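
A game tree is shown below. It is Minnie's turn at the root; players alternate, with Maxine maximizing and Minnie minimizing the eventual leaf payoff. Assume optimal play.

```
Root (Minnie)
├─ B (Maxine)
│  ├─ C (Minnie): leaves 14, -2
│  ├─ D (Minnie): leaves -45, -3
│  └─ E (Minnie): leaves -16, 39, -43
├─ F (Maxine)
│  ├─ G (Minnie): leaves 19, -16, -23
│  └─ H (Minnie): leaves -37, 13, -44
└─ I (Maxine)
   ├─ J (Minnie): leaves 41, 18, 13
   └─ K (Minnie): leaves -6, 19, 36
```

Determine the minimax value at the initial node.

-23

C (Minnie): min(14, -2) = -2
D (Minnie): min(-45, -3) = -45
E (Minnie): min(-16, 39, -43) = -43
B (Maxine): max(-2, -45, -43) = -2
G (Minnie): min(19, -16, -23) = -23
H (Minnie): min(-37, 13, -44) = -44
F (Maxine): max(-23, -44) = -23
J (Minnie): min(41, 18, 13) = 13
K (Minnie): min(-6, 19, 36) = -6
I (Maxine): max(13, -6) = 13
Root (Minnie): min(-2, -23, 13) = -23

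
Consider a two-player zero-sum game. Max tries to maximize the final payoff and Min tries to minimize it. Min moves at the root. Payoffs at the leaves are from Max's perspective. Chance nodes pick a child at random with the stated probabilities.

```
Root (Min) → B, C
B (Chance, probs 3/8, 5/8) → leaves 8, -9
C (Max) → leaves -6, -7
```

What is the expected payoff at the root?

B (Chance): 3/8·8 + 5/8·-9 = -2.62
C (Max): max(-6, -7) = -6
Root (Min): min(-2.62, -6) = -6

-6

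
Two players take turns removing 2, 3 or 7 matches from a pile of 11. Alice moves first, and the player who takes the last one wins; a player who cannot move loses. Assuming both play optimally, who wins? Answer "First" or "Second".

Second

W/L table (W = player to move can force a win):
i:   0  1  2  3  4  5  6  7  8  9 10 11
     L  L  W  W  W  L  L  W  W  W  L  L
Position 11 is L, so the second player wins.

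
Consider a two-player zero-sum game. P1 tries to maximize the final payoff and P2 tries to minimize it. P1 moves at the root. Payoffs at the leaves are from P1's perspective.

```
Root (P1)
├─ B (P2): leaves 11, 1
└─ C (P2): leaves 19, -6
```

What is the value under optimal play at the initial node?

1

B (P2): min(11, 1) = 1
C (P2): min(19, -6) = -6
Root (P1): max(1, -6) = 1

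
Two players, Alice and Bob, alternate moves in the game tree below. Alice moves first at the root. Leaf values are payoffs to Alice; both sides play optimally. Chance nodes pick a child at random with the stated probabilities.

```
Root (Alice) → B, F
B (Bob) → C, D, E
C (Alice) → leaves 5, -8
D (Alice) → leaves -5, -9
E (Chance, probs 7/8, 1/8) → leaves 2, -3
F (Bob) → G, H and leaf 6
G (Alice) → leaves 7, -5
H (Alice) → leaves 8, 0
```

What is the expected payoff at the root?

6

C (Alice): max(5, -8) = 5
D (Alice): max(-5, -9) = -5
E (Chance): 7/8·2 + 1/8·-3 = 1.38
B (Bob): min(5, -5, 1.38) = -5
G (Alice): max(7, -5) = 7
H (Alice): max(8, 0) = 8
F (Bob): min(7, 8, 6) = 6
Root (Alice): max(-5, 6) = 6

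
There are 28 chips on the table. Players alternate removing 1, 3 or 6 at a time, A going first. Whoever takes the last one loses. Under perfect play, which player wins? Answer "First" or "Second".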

▸ Brief: Report each line in the entries where the string "zero" occurs.

▸ Answer section:
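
Consider a two-player zero-sum game. Max tries to maximize the final payoff and Min tries to minimize it. Min moves at the root. Payoffs at the leaves are from Max's perspective. Chance nodes pick a child at random with the stated probabilities.
Consider a two-player zero-sum game. P1 tries to maximize the final payoff and P2 tries to minimize it. P1 moves at the root. Payoffs at the leaves are from P1's perspective.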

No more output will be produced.